_WORK INSTRUCTIONS_
Copy out all of the entries exactly as they appear.

>>

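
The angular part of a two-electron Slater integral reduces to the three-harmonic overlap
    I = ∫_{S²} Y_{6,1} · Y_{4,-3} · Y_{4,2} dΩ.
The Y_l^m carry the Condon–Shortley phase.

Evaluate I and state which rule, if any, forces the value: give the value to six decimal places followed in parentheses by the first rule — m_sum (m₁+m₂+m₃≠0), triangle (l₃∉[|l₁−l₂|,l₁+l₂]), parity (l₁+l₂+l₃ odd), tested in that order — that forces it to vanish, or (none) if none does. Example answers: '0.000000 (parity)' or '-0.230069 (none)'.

0.160153 (none)

Checks pass: Σm=0; 14 even; l₃=4∈[2,10].
(2·6+1)(2·4+1)(2·4+1) = 1053
Δ: 6! 6! 2! / 15! → 1/1261260
sum: t=2:+1/4608 t=3:−1/1296 t=4:+1/4608 = -7/20736
3j²(6 4 4; 0 0 0) = Δ·Π!·Σ² = 20/1287  (sign -1)
sum: t=0:+1/86400 t=1:−1/11520 = -13/172800
3j²(6 4 4; 1 -3 2) = Δ·Π!·Σ² = 13/660  (sign -1)
combine: 4πI² = 1053·20/1287·13/660 = 39/121
take √, sign +1: I = 0.16015286
No selection rule forces the value: the integral is nonzero (none).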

<<

_RESPONSE_
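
The angular part of a two-electron Slater integral reduces to the three-harmonic overlap
    I = ∫_{S²} Y_{6,1} · Y_{4,-3} · Y_{4,2} dΩ.
The Y_l^m carry the Condon–Shortley phase.

Evaluate I and state which rule, if any, forces the value: give the value to six decimal places followed in parentheses by the first rule — m_sum (m₁+m₂+m₃≠0), triangle (l₃∉[|l₁−l₂|,l₁+l₂]), parity (l₁+l₂+l₃ odd), tested in that order — that forces it to vanish, or (none) if none does. Example answers: '0.000000 (parity)' or '-0.230069 (none)'.

0.160153 (none)

Checks pass: Σm=0; 14 even; l₃=4∈[2,10].
(2·6+1)(2·4+1)(2·4+1) = 1053
Δ: 6! 6! 2! / 15! → 1/1261260
sum: t=2:+1/4608 t=3:−1/1296 t=4:+1/4608 = -7/20736
3j²(6 4 4; 0 0 0) = Δ·Π!·Σ² = 20/1287  (sign -1)
sum: t=0:+1/86400 t=1:−1/11520 = -13/172800
3j²(6 4 4; 1 -3 2) = Δ·Π!·Σ² = 13/660  (sign -1)
combine: 4πI² = 1053·20/1287·13/660 = 39/121
take √, sign +1: I = 0.16015286
No selection rule forces the value: the integral is nonzero (none).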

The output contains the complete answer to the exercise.